PROMPT: All of the entries below are to be copied without any alteration.

Dataset entries:
== Segment start ==
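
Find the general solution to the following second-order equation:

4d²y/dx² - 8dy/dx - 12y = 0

Characteristic equation: 4r² - 8r - 12 = 0
Divide by 4: r² - 2r - 3 = 0
Roots: r = 3, -1 (distinct real)
General solution: y = C₁e^(3x) + C₂e^(-x)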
== Segment end ==
RESPONSE TO THE TASK:
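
Find the general solution to the following second-order equation:

4d²y/dx² - 8dy/dx - 12y = 0

Characteristic equation: 4r² - 8r - 12 = 0
Divide by 4: r² - 2r - 3 = 0
Roots: r = 3, -1 (distinct real)
General solution: y = C₁e^(3x) + C₂e^(-x)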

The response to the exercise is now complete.